'''

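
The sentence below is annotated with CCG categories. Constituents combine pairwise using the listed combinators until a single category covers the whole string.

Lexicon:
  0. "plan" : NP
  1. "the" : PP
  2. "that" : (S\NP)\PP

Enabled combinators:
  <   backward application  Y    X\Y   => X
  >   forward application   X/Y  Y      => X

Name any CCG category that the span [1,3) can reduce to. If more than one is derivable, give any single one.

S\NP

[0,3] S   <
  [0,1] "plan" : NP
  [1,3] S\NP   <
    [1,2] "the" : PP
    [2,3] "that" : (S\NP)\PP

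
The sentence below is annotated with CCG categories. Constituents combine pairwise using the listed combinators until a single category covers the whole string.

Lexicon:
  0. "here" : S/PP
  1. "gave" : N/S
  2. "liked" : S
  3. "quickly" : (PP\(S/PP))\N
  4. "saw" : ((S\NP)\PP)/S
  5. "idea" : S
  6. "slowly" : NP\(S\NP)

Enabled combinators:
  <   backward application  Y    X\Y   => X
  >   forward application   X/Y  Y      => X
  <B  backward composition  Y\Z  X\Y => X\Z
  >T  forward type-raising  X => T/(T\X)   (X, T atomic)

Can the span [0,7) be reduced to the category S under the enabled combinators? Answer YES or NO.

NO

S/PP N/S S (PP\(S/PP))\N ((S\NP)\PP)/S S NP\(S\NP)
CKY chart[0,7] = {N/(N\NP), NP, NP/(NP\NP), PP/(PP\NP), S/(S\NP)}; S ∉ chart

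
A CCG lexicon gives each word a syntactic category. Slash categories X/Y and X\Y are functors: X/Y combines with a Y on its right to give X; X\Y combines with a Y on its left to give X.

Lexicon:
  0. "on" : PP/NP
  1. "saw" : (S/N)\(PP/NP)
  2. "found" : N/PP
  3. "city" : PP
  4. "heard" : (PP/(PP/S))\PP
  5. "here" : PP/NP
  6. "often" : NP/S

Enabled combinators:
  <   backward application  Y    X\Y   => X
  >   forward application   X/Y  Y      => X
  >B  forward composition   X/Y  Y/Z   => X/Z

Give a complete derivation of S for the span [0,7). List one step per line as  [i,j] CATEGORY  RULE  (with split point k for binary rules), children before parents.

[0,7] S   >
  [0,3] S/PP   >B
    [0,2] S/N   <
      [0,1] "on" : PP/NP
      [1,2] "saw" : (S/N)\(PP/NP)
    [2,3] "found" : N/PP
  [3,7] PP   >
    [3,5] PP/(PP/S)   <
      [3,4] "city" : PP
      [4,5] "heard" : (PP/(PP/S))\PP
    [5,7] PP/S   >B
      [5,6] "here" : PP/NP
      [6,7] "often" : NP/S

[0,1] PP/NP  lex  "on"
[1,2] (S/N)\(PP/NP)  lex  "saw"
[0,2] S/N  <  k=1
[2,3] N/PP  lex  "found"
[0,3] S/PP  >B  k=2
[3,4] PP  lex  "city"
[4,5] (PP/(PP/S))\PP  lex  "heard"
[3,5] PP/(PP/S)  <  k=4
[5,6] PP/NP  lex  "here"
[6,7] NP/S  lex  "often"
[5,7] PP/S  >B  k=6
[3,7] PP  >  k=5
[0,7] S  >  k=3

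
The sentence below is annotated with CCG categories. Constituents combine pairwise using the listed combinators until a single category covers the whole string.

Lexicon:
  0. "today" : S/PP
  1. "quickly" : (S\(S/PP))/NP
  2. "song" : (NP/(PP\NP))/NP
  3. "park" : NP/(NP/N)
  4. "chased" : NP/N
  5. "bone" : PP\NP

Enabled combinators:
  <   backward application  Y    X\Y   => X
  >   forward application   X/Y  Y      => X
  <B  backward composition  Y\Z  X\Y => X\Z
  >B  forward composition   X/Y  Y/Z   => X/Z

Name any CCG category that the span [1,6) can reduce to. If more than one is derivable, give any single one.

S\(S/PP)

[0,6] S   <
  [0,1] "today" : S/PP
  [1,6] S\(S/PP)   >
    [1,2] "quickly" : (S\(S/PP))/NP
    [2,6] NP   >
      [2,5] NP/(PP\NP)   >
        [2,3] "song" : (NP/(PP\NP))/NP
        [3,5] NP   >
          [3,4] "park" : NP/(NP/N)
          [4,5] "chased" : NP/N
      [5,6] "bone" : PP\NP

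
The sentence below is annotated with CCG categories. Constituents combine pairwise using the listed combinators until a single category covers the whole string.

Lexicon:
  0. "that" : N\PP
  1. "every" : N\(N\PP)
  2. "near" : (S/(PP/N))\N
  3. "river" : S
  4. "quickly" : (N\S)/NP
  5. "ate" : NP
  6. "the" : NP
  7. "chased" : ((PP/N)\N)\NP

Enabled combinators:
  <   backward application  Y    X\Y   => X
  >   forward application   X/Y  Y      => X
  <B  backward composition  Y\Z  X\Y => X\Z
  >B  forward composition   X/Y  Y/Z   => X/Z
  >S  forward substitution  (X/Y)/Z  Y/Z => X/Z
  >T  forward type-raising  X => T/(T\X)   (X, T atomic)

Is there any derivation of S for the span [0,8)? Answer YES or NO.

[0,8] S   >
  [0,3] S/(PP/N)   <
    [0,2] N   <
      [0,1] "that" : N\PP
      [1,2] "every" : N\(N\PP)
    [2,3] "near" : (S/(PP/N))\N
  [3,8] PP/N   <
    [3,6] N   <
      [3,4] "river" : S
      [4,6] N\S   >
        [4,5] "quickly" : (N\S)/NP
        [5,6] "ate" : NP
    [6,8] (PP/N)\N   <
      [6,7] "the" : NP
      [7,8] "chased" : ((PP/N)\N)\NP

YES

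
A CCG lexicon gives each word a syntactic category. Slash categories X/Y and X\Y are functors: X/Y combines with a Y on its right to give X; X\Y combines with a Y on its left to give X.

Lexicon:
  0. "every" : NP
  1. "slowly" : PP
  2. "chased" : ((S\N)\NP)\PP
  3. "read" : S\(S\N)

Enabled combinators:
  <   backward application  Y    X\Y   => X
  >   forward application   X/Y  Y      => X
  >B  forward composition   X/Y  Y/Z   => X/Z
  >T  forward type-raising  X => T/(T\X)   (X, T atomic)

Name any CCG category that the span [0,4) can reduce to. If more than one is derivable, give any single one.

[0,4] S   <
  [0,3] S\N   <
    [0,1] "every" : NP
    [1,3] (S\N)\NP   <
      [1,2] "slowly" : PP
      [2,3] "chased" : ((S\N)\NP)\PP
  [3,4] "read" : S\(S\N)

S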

'''

Restate each line above word for word.

→ **Exercise answer**
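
The sentence below is annotated with CCG categories. Constituents combine pairwise using the listed combinators until a single category covers the whole string.

Lexicon:
  0. "plan" : NP
  1. "the" : PP
  2. "that" : (S\NP)\PP

Enabled combinators:
  <   backward application  Y    X\Y   => X
  >   forward application   X/Y  Y      => X

Name any CCG category that the span [1,3) can reduce to. If more than one is derivable, give any single one.

S\NP

[0,3] S   <
  [0,1] "plan" : NP
  [1,3] S\NP   <
    [1,2] "the" : PP
    [2,3] "that" : (S\NP)\PP

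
The sentence below is annotated with CCG categories. Constituents combine pairwise using the listed combinators until a single category covers the whole string.

Lexicon:
  0. "here" : S/PP
  1. "gave" : N/S
  2. "liked" : S
  3. "quickly" : (PP\(S/PP))\N
  4. "saw" : ((S\NP)\PP)/S
  5. "idea" : S
  6. "slowly" : NP\(S\NP)

Enabled combinators:
  <   backward application  Y    X\Y   => X
  >   forward application   X/Y  Y      => X
  <B  backward composition  Y\Z  X\Y => X\Z
  >T  forward type-raising  X => T/(T\X)   (X, T atomic)

Can the span [0,7) be reduced to the category S under the enabled combinators? Answer YES or NO.

NO

S/PP N/S S (PP\(S/PP))\N ((S\NP)\PP)/S S NP\(S\NP)
CKY chart[0,7] = {N/(N\NP), NP, NP/(NP\NP), PP/(PP\NP), S/(S\NP)}; S ∉ chart

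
A CCG lexicon gives each word a syntactic category. Slash categories X/Y and X\Y are functors: X/Y combines with a Y on its right to give X; X\Y combines with a Y on its left to give X.

Lexicon:
  0. "on" : PP/NP
  1. "saw" : (S/N)\(PP/NP)
  2. "found" : N/PP
  3. "city" : PP
  4. "heard" : (PP/(PP/S))\PP
  5. "here" : PP/NP
  6. "often" : NP/S

Enabled combinators:
  <   backward application  Y    X\Y   => X
  >   forward application   X/Y  Y      => X
  >B  forward composition   X/Y  Y/Z   => X/Z

Give a complete derivation of S for the span [0,7). List one step per line as  [i,j] CATEGORY  RULE  (with split point k for binary rules), children before parents.

[0,7] S   >
  [0,3] S/PP   >B
    [0,2] S/N   <
      [0,1] "on" : PP/NP
      [1,2] "saw" : (S/N)\(PP/NP)
    [2,3] "found" : N/PP
  [3,7] PP   >
    [3,5] PP/(PP/S)   <
      [3,4] "city" : PP
      [4,5] "heard" : (PP/(PP/S))\PP
    [5,7] PP/S   >B
      [5,6] "here" : PP/NP
      [6,7] "often" : NP/S

[0,1] PP/NP  lex  "on"
[1,2] (S/N)\(PP/NP)  lex  "saw"
[0,2] S/N  <  k=1
[2,3] N/PP  lex  "found"
[0,3] S/PP  >B  k=2
[3,4] PP  lex  "city"
[4,5] (PP/(PP/S))\PP  lex  "heard"
[3,5] PP/(PP/S)  <  k=4
[5,6] PP/NP  lex  "here"
[6,7] NP/S  lex  "often"
[5,7] PP/S  >B  k=6
[3,7] PP  >  k=5
[0,7] S  >  k=3

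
The sentence below is annotated with CCG categories. Constituents combine pairwise using the listed combinators until a single category covers the whole string.

Lexicon:
  0. "today" : S/PP
  1. "quickly" : (S\(S/PP))/NP
  2. "song" : (NP/(PP\NP))/NP
  3. "park" : NP/(NP/N)
  4. "chased" : NP/N
  5. "bone" : PP\NP

Enabled combinators:
  <   backward application  Y    X\Y   => X
  >   forward application   X/Y  Y      => X
  <B  backward composition  Y\Z  X\Y => X\Z
  >B  forward composition   X/Y  Y/Z   => X/Z

Name any CCG category that the span [1,6) can reduce to. If more than one is derivable, give any single one.

S\(S/PP)

[0,6] S   <
  [0,1] "today" : S/PP
  [1,6] S\(S/PP)   >
    [1,2] "quickly" : (S\(S/PP))/NP
    [2,6] NP   >
      [2,5] NP/(PP\NP)   >
        [2,3] "song" : (NP/(PP\NP))/NP
        [3,5] NP   >
          [3,4] "park" : NP/(NP/N)
          [4,5] "chased" : NP/N
      [5,6] "bone" : PP\NP

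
The sentence below is annotated with CCG categories. Constituents combine pairwise using the listed combinators until a single category covers the whole string.

Lexicon:
  0. "that" : N\PP
  1. "every" : N\(N\PP)
  2. "near" : (S/(PP/N))\N
  3. "river" : S
  4. "quickly" : (N\S)/NP
  5. "ate" : NP
  6. "the" : NP
  7. "chased" : ((PP/N)\N)\NP

Enabled combinators:
  <   backward application  Y    X\Y   => X
  >   forward application   X/Y  Y      => X
  <B  backward composition  Y\Z  X\Y => X\Z
  >B  forward composition   X/Y  Y/Z   => X/Z
  >S  forward substitution  (X/Y)/Z  Y/Z => X/Z
  >T  forward type-raising  X => T/(T\X)   (X, T atomic)

Is there any derivation of S for the span [0,8)? Answer YES or NO.

[0,8] S   >
  [0,3] S/(PP/N)   <
    [0,2] N   <
      [0,1] "that" : N\PP
      [1,2] "every" : N\(N\PP)
    [2,3] "near" : (S/(PP/N))\N
  [3,8] PP/N   <
    [3,6] N   <
      [3,4] "river" : S
      [4,6] N\S   >
        [4,5] "quickly" : (N\S)/NP
        [5,6] "ate" : NP
    [6,8] (PP/N)\N   <
      [6,7] "the" : NP
      [7,8] "chased" : ((PP/N)\N)\NP

YES

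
A CCG lexicon gives each word a syntactic category. Slash categories X/Y and X\Y are functors: X/Y combines with a Y on its right to give X; X\Y combines with a Y on its left to give X.

Lexicon:
  0. "every" : NP
  1. "slowly" : PP
  2. "chased" : ((S\N)\NP)\PP
  3. "read" : S\(S\N)

Enabled combinators:
  <   backward application  Y    X\Y   => X
  >   forward application   X/Y  Y      => X
  >B  forward composition   X/Y  Y/Z   => X/Z
  >T  forward type-raising  X => T/(T\X)   (X, T atomic)

Name any CCG category that the span [0,4) can reduce to. If more than one is derivable, give any single one.

[0,4] S   <
  [0,3] S\N   <
    [0,1] "every" : NP
    [1,3] (S\N)\NP   <
      [1,2] "slowly" : PP
      [2,3] "chased" : ((S\N)\NP)\PP
  [3,4] "read" : S\(S\N)

S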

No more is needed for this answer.